------ Extracted records ------

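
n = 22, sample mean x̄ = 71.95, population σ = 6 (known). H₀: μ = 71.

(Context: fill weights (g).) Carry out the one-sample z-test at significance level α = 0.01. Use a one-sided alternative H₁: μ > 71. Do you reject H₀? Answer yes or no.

SE = σ/√n = 6/√22 = 1.2792
z = (x̄−μ₀)/SE = (71.95−71)/1.2792 = 0.7426
p-value (one-sided, H₁ greater) = 0.22885
At α=0.01: p ≥ α → fail to reject H₀

reject H₀: no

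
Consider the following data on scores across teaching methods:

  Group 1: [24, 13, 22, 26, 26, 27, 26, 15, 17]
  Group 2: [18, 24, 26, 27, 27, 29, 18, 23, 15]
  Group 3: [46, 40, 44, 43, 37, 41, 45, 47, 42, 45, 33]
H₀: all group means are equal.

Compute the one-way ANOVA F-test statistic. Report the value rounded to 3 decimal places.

Group means [21.78, 23.00, 42.09], grand mean 29.862
SSB = Σnᵢ(x̄ᵢ−x̄)² = 2656.984; SSW = ΣΣ(x−x̄ᵢ)² = 598.465
MSB = 2656.984/2 = 1328.4918; MSW = 598.465/26 = 23.0179
F = MSB/MSW = 57.7157
df = (2, 26)

test statistic = 57.716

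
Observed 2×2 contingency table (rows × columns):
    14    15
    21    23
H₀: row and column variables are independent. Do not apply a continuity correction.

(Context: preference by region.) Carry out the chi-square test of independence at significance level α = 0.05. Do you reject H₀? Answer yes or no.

reject H₀: no

Row totals [29, 44], col totals [35, 38], n=73
χ² = (14−13.90)²/13.90 + (15−15.10)²/15.10 + (21−21.10)²/21.10 + (23−22.90)²/22.90 = 0.0021
df = 1
p-value (upper-tail) = 0.96338
At α=0.05: p ≥ α → fail to reject H₀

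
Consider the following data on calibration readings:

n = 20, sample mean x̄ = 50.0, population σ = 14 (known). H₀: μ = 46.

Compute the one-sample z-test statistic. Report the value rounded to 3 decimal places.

test statistic = 1.278

SE = σ/√n = 14/√20 = 3.1305
z = (x̄−μ₀)/SE = (50.0−46)/3.1305 = 1.2778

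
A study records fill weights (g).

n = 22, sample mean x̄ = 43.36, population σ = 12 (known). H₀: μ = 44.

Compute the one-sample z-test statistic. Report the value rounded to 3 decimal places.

test statistic = -0.250

SE = σ/√n = 12/√22 = 2.5584
z = (x̄−μ₀)/SE = (43.36−44)/2.5584 = -0.2502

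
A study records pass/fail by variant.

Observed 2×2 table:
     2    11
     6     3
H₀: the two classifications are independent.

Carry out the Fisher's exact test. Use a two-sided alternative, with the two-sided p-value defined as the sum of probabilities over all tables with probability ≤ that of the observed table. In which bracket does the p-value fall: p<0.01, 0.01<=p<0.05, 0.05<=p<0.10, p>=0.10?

p-value bracket: 0.01<=p<0.05

Margins: r₁=13, r₂=9, c₁=8, c₂=14, n=22
p_obs = C(13,2)·C(9,6)/C(22,8); sum pmf over tables with pmf ≤ p_obs
p-value (two-sided) = 0.02601
→ bracket: 0.01<=p<0.05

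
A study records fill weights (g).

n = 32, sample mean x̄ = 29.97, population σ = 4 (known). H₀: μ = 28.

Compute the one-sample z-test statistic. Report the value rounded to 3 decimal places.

test statistic = 2.786

SE = σ/√n = 4/√32 = 0.7071
z = (x̄−μ₀)/SE = (29.97−28)/0.7071 = 2.7860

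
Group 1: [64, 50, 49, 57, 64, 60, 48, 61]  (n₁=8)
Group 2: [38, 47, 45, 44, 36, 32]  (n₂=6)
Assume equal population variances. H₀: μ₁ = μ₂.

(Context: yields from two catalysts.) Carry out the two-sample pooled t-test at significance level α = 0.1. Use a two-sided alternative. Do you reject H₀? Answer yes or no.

reject H₀: yes

x̄₁=56.625, s₁=6.718, n₁=8
x̄₂=40.333, s₂=5.888, n₂=6
s_p² = [7·6.718² + 5·5.888²]/12 = 40.7674
SE = √(s_p²·(1/8+1/6)) = 3.4483
t = (56.625−40.333)/3.4483 = 4.7246
df = 12
p-value (two-sided) = 0.00049
At α=0.1: p < α → reject H₀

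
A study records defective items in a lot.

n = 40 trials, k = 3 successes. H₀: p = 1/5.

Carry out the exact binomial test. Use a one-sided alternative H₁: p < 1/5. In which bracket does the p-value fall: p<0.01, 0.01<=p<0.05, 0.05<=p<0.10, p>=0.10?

p-value bracket: 0.01<=p<0.05

Exact binomial: n=40, k=3, p₀=1/5=0.2000
P(X≤3) from Σ C(n,i)·p₀^i·(1−p₀)^(n−i)
p-value (one-sided, H₁ less) = 0.02846
→ bracket: 0.01<=p<0.05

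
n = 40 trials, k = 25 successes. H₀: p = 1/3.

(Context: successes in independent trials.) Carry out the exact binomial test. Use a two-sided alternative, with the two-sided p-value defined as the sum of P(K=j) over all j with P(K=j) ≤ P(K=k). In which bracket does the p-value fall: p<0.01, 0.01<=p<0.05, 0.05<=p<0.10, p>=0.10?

p-value bracket: p<0.01

Exact binomial: n=40, k=25, p₀=1/3=0.3333
P(X=j) = C(n,j)·p₀^j·(1−p₀)^(n−j); p = Σ P(X=j) over j with P(X=j) ≤ P(X=25)
p-value (two-sided) = 0.00017
→ bracket: p<0.01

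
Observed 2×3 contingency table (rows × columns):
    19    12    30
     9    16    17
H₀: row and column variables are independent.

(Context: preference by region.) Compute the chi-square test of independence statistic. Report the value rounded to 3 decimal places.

test statistic = 4.383

Row totals [61, 42], col totals [28, 28, 47], n=103
χ² = (19−16.58)²/16.58 + (12−16.58)²/16.58 + (30−27.83)²/27.83 + (9−11.42)²/11.42 + (16−11.42)²/11.42 + (17−19.17)²/19.17 = 4.3829
df = 2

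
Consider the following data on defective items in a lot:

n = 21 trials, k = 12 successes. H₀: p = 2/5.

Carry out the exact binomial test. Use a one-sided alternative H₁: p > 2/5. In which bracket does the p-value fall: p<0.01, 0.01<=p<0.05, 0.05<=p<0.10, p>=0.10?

p-value bracket: 0.05<=p<0.10

Exact binomial: n=21, k=12, p₀=2/5=0.4000
P(X≥12) from Σ C(n,i)·p₀^i·(1−p₀)^(n−i)
p-value (one-sided, H₁ greater) = 0.08492
→ bracket: 0.05<=p<0.10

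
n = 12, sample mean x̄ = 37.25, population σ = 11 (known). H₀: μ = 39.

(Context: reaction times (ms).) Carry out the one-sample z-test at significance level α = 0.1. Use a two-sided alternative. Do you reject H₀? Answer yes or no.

reject H₀: no

SE = σ/√n = 11/√12 = 3.1754
z = (x̄−μ₀)/SE = (37.25−39)/3.1754 = -0.5511
p-value (two-sided) = 0.58156
At α=0.1: p ≥ α → fail to reject H₀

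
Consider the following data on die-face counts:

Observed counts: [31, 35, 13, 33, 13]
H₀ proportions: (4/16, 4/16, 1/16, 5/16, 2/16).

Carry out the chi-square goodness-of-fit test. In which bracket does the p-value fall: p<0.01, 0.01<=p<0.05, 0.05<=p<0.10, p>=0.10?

n = 125; E_i = n·p_i = [31.25, 31.25, 7.81, 39.06, 15.62]
χ² = (31−31.25)²/31.25 + (35−31.25)²/31.25 + (13−7.81)²/7.81 + (33−39.06)²/39.06 + (13−15.62)²/15.62 = 5.2784
df = 4
p-value (upper-tail) = 0.25991
→ bracket: p>=0.10

p-value bracket: p>=0.10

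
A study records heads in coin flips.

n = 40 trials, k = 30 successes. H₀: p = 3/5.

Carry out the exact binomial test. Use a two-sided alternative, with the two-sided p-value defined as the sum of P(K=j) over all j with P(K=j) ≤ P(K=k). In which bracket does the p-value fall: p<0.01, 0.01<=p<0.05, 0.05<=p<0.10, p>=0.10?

Exact binomial: n=40, k=30, p₀=3/5=0.6000
P(X=j) = C(n,j)·p₀^j·(1−p₀)^(n−j); p = Σ P(X=j) over j with P(X=j) ≤ P(X=30)
p-value (two-sided) = 0.05413
→ bracket: 0.05<=p<0.10

p-value bracket: 0.05<=p<0.10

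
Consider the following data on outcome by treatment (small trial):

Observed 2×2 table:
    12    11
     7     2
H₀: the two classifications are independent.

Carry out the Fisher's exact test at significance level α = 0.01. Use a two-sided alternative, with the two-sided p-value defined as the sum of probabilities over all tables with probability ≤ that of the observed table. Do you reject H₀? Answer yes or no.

Margins: r₁=23, r₂=9, c₁=19, c₂=13, n=32
p_obs = C(23,12)·C(9,7)/C(32,19); sum pmf over tables with pmf ≤ p_obs
p-value (two-sided) = 0.24909
At α=0.01: p ≥ α → fail to reject H₀

reject H₀: no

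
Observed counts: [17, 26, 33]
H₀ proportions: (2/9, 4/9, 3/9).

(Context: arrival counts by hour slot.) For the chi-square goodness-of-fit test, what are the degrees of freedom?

df = k − 1 = 3 − 1 = 2

degrees of freedom = 2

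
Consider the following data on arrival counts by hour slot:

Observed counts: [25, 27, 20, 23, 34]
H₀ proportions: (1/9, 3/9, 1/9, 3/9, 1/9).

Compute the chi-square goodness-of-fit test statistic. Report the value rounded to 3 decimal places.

n = 129; E_i = n·p_i = [14.33, 43.00, 14.33, 43.00, 14.33]
χ² = (25−14.33)²/14.33 + (27−43.00)²/43.00 + (20−14.33)²/14.33 + (23−43.00)²/43.00 + (34−14.33)²/14.33 = 52.4186
df = 4

test statistic = 52.419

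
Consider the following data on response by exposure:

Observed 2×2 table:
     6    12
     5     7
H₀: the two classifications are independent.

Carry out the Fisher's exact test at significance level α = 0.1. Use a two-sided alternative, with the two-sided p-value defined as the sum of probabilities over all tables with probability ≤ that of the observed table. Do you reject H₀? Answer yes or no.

Margins: r₁=18, r₂=12, c₁=11, c₂=19, n=30
p_obs = C(18,6)·C(12,5)/C(30,11); sum pmf over tables with pmf ≤ p_obs
p-value (two-sided) = 0.71163
At α=0.1: p ≥ α → fail to reject H₀

reject H₀: no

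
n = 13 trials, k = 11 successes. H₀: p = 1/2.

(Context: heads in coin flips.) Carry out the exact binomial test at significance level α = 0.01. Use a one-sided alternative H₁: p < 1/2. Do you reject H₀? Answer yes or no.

Exact binomial: n=13, k=11, p₀=1/2=0.5000
P(X≤11) from Σ C(n,i)·p₀^i·(1−p₀)^(n−i)
p-value (one-sided, H₁ less) = 0.99829
At α=0.01: p ≥ α → fail to reject H₀

reject H₀: no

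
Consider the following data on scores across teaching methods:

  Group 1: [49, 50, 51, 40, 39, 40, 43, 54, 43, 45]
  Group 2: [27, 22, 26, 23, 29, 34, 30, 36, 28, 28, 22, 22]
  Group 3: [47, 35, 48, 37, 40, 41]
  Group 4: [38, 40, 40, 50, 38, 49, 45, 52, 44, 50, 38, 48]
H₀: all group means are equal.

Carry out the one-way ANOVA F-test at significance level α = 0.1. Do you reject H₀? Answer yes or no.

Group means [45.40, 27.25, 41.33, 44.33], grand mean 39.025
SSB = Σnᵢ(x̄ᵢ−x̄)² = 2440.325; SSW = ΣΣ(x−x̄ᵢ)² = 940.650
MSB = 2440.325/3 = 813.4417; MSW = 940.650/36 = 26.1292
F = MSB/MSW = 31.1316
df = (3, 36)
p-value (upper-tail) = 0.00000
At α=0.1: p < α → reject H₀

reject H₀: yes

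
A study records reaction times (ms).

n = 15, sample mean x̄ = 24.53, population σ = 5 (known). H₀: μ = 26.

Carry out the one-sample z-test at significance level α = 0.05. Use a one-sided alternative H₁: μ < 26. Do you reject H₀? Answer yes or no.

SE = σ/√n = 5/√15 = 1.2910
z = (x̄−μ₀)/SE = (24.53−26)/1.2910 = -1.1387
p-value (one-sided, H₁ less) = 0.12742
At α=0.05: p ≥ α → fail to reject H₀

reject H₀: no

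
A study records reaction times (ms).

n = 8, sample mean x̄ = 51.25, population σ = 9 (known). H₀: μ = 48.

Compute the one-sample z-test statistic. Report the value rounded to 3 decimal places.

SE = σ/√n = 9/√8 = 3.1820
z = (x̄−μ₀)/SE = (51.25−48)/3.1820 = 1.0214

test statistic = 1.021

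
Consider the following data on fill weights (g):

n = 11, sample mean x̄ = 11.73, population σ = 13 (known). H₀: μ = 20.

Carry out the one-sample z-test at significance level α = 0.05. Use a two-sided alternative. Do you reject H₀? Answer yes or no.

SE = σ/√n = 13/√11 = 3.9196
z = (x̄−μ₀)/SE = (11.73−20)/3.9196 = -2.1099
p-value (two-sided) = 0.03487
At α=0.05: p < α → reject H₀

reject H₀: yes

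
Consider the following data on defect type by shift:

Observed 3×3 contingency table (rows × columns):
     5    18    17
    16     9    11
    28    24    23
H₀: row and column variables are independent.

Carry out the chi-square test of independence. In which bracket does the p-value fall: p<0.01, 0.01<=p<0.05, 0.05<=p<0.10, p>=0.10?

p-value bracket: 0.01<=p<0.05

Row totals [40, 36, 75], col totals [49, 51, 51], n=151
χ² = (5−12.98)²/12.98 + (18−13.51)²/13.51 + (17−13.51)²/13.51 + (16−11.68)²/11.68 + (9−12.16)²/12.16 + (11−12.16)²/12.16 + (28−24.34)²/24.34 + (24−25.33)²/25.33 + (23−25.33)²/25.33 = 10.6627
df = 4
p-value (upper-tail) = 0.03063
→ bracket: 0.01<=p<0.05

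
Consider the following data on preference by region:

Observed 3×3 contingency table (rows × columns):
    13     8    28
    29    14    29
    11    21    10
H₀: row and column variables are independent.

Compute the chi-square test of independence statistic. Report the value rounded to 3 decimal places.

Row totals [49, 72, 42], col totals [53, 43, 67], n=163
χ² = (13−15.93)²/15.93 + (8−12.93)²/12.93 + (28−20.14)²/20.14 + (29−23.41)²/23.41 + (14−18.99)²/18.99 + (29−29.60)²/29.60 + (11−13.66)²/13.66 + (21−11.08)²/11.08 + (10−17.26)²/17.26 = 20.5980
df = 4

test statistic = 20.598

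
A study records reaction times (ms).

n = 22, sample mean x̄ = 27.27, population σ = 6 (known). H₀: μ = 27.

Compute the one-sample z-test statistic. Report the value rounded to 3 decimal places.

test statistic = 0.211

SE = σ/√n = 6/√22 = 1.2792
z = (x̄−μ₀)/SE = (27.27−27)/1.2792 = 0.2111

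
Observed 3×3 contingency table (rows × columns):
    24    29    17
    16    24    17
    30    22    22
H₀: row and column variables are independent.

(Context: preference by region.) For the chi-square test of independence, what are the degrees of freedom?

degrees of freedom = 4

df = (r−1)(c−1) = (3−1)·(3−1) = 4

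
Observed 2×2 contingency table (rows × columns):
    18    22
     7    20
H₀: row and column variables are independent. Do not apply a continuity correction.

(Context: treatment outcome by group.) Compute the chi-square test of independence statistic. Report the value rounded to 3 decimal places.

Row totals [40, 27], col totals [25, 42], n=67
χ² = (18−14.93)²/14.93 + (22−25.07)²/25.07 + (7−10.07)²/10.07 + (20−16.93)²/16.93 = 2.5072
df = 1

test statistic = 2.507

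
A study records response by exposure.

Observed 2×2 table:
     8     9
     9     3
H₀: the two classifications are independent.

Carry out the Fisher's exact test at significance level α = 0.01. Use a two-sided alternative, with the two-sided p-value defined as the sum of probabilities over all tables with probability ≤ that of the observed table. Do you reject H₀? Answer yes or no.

reject H₀: no

Margins: r₁=17, r₂=12, c₁=17, c₂=12, n=29
p_obs = C(17,8)·C(12,9)/C(29,17); sum pmf over tables with pmf ≤ p_obs
p-value (two-sided) = 0.25097
At α=0.01: p ≥ α → fail to reject H₀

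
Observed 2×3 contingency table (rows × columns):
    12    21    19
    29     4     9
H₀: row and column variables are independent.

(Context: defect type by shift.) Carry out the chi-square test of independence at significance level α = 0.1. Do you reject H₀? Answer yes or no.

Row totals [52, 42], col totals [41, 25, 28], n=94
χ² = (12−22.68)²/22.68 + (21−13.83)²/13.83 + (19−15.49)²/15.49 + (29−18.32)²/18.32 + (4−11.17)²/11.17 + (9−12.51)²/12.51 = 21.3581
df = 2
p-value (upper-tail) = 0.00002
At α=0.1: p < α → reject H₀

reject H₀: yes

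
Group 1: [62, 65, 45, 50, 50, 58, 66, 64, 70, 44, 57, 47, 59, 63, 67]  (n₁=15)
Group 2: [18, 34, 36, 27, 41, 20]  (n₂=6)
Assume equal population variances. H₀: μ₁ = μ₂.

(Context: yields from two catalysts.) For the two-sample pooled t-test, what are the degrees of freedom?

df = n₁ + n₂ − 2 = 15 + 6 − 2 = 19

degrees of freedom = 19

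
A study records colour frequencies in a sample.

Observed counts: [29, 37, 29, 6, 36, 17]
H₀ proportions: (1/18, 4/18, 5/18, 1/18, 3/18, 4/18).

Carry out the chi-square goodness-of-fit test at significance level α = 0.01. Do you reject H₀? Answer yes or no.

n = 154; E_i = n·p_i = [8.56, 34.22, 42.78, 8.56, 25.67, 34.22]
χ² = (29−8.56)²/8.56 + (37−34.22)²/34.22 + (29−42.78)²/42.78 + (6−8.56)²/8.56 + (36−25.67)²/25.67 + (17−34.22)²/34.22 = 67.1078
df = 5
p-value (upper-tail) = 0.00000
At α=0.01: p < α → reject H₀

reject H₀: yes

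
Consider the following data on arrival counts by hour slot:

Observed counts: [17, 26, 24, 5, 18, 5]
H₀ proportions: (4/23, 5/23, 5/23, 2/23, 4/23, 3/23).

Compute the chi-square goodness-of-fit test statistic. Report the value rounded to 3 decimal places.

test statistic = 7.770

n = 95; E_i = n·p_i = [16.52, 20.65, 20.65, 8.26, 16.52, 12.39]
χ² = (17−16.52)²/16.52 + (26−20.65)²/20.65 + (24−20.65)²/20.65 + (5−8.26)²/8.26 + (18−16.52)²/16.52 + (5−12.39)²/12.39 = 7.7696
df = 5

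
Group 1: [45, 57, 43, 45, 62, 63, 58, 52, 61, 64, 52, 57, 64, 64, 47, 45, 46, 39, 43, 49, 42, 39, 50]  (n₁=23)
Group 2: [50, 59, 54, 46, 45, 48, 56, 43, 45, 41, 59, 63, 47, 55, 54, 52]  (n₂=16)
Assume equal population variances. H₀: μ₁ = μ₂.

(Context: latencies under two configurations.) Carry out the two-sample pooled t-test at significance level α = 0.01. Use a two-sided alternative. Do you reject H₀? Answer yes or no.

x̄₁=51.609, s₁=8.627, n₁=23
x̄₂=51.062, s₂=6.424, n₂=16
s_p² = [22·8.627² + 15·6.424²]/37 = 60.9842
SE = √(s_p²·(1/23+1/16)) = 2.5422
t = (51.609−51.062)/2.5422 = 0.2148
df = 37
p-value (two-sided) = 0.83107
At α=0.01: p ≥ α → fail to reject H₀

reject H₀: no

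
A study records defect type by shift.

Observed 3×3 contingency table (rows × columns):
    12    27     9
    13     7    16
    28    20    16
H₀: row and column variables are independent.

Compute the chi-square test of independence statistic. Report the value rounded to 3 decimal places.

Row totals [48, 36, 64], col totals [53, 54, 41], n=148
χ² = (12−17.19)²/17.19 + (27−17.51)²/17.51 + (9−13.30)²/13.30 + (13−12.89)²/12.89 + (7−13.14)²/13.14 + (16−9.97)²/9.97 + (28−22.92)²/22.92 + (20−23.35)²/23.35 + (16−17.73)²/17.73 = 16.3789
df = 4

test statistic = 16.379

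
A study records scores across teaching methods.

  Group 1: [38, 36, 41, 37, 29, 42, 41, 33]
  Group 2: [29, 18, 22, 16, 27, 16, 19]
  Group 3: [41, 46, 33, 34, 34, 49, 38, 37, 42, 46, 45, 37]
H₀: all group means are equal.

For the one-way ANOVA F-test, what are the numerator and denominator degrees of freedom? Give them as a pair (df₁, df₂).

degrees of freedom = [2, 24]

k = 3 groups, N = 27 total
df = (k−1, N−k) = (3−1, 27−3) = (2, 24)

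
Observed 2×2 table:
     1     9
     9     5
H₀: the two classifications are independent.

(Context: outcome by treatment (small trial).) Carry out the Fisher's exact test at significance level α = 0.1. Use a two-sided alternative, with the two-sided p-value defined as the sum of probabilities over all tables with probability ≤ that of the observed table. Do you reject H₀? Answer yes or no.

Margins: r₁=10, r₂=14, c₁=10, c₂=14, n=24
p_obs = C(10,1)·C(14,9)/C(24,10); sum pmf over tables with pmf ≤ p_obs
p-value (two-sided) = 0.01288
At α=0.1: p < α → reject H₀

reject H₀: yes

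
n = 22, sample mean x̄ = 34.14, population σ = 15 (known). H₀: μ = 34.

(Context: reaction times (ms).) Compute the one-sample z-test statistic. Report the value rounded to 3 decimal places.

SE = σ/√n = 15/√22 = 3.1980
z = (x̄−μ₀)/SE = (34.14−34)/3.1980 = 0.0438

test statistic = 0.044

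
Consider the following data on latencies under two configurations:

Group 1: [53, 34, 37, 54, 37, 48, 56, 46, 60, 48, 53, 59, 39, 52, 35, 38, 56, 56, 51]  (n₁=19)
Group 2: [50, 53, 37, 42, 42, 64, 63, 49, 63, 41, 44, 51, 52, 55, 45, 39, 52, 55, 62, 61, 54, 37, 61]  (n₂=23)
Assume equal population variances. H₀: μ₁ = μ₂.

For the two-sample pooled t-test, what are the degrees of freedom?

degrees of freedom = 40

df = n₁ + n₂ − 2 = 19 + 23 − 2 = 40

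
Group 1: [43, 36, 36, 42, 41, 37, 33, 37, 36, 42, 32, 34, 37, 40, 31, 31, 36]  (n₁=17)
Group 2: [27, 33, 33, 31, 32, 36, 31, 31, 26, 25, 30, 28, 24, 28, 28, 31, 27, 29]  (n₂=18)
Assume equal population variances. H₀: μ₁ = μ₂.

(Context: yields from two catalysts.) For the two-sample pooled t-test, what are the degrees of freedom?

df = n₁ + n₂ − 2 = 17 + 18 − 2 = 33

degrees of freedom = 33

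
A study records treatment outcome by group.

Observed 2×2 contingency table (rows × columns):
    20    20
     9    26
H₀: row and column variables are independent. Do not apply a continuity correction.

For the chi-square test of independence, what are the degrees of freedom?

df = (r−1)(c−1) = (2−1)·(2−1) = 1

degrees of freedom = 1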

------

**Work instruction**.
The lines above, from the first through the one containing "Group 1: [24, 13, 22, 26, 26, 27, 26, 15, 17]", must be restated word for word, with nothing added.

**Answer section**.
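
n = 22, sample mean x̄ = 71.95, population σ = 6 (known). H₀: μ = 71.

(Context: fill weights (g).) Carry out the one-sample z-test at significance level α = 0.01. Use a one-sided alternative H₁: μ > 71. Do you reject H₀? Answer yes or no.

SE = σ/√n = 6/√22 = 1.2792
z = (x̄−μ₀)/SE = (71.95−71)/1.2792 = 0.7426
p-value (one-sided, H₁ greater) = 0.22885
At α=0.01: p ≥ α → fail to reject H₀

reject H₀: no

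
Consider the following data on scores across teaching methods:

  Group 1: [24, 13, 22, 26, 26, 27, 26, 15, 17]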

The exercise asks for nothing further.